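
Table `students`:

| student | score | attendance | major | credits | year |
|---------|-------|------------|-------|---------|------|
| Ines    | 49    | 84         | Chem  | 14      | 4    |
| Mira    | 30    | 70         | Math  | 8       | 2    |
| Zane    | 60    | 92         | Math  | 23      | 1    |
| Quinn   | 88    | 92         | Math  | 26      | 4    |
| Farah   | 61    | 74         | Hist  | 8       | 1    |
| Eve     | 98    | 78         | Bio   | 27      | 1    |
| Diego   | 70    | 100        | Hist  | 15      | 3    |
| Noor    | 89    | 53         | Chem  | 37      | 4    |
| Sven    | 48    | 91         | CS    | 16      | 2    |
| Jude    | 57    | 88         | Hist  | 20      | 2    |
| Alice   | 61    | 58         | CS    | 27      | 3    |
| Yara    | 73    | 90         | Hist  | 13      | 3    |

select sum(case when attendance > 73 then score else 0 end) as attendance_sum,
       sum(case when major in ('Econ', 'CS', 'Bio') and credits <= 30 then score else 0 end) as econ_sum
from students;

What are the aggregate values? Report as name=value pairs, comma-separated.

attendance_sum=604, econ_sum=207

[attendance_sum: attendance > 73]
student=Ines: ✓ → 49
student=Mira: ✗
student=Zane: ✓ → 60
student=Quinn: ✓ → 88
student=Farah: ✓ → 61
student=Eve: ✓ → 98
student=Diego: ✓ → 70
student=Noor: ✗
student=Sven: ✓ → 48
student=Jude: ✓ → 57
student=Alice: ✗
student=Yara: ✓ → 73
attendance_sum = 49 + 60 + 88 + 61 + 98 + 70 + 48 + 57 + 73 = 604
—
[econ_sum: major in ('Econ', 'CS', 'Bio') and credits <= 30]
student=Ines: ✗
student=Mira: ✗
student=Zane: ✗
student=Quinn: ✗
student=Farah: ✗
student=Eve: ✓ → 98
student=Diego: ✗
student=Noor: ✗
student=Sven: ✓ → 48
student=Jude: ✗
student=Alice: ✓ → 61
student=Yara: ✗
econ_sum = 98 + 48 + 61 = 207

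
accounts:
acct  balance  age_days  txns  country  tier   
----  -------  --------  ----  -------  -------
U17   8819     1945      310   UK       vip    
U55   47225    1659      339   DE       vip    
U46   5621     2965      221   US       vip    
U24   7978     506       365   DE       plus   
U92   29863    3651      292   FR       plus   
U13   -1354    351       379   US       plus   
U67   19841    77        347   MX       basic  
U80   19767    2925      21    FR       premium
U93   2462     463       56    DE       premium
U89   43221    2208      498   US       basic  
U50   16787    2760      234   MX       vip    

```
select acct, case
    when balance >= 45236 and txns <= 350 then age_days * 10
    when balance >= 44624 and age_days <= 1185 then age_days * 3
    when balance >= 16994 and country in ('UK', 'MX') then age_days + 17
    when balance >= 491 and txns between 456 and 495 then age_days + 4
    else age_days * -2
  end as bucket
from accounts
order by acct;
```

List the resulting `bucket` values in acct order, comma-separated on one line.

acct=U13: ELSE → -702
acct=U17: ELSE → -3890
acct=U24: ELSE → -1012
acct=U46: ELSE → -5930
acct=U50: ELSE → -5520
acct=U55: balance >= 45236 and txns <= 350 → 16590
acct=U67: balance >= 16994 and country in ('UK', 'MX') → 94
acct=U80: ELSE → -5850
acct=U89: ELSE → -4416
acct=U92: ELSE → -7302
acct=U93: ELSE → -926

-702, -3890, -1012, -5930, -5520, 16590, 94, -5850, -4416, -7302, -926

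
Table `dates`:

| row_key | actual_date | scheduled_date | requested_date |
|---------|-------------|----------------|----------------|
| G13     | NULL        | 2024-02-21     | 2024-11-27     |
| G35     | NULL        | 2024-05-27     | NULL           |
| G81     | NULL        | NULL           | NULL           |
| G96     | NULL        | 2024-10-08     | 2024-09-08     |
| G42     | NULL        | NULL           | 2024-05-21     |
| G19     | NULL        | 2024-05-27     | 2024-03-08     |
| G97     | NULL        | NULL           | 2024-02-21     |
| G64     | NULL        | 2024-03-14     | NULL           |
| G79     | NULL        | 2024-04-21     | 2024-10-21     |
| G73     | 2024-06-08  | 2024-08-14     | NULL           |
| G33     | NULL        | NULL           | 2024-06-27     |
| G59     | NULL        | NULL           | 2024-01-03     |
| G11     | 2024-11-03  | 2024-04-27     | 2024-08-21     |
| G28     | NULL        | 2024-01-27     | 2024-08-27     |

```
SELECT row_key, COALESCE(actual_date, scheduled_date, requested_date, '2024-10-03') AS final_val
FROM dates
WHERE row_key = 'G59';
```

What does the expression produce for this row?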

[Exercise prompt]: The required answer is the count of lines in the listing that contain the word "case", with no other text.

[Solved exercise]: 3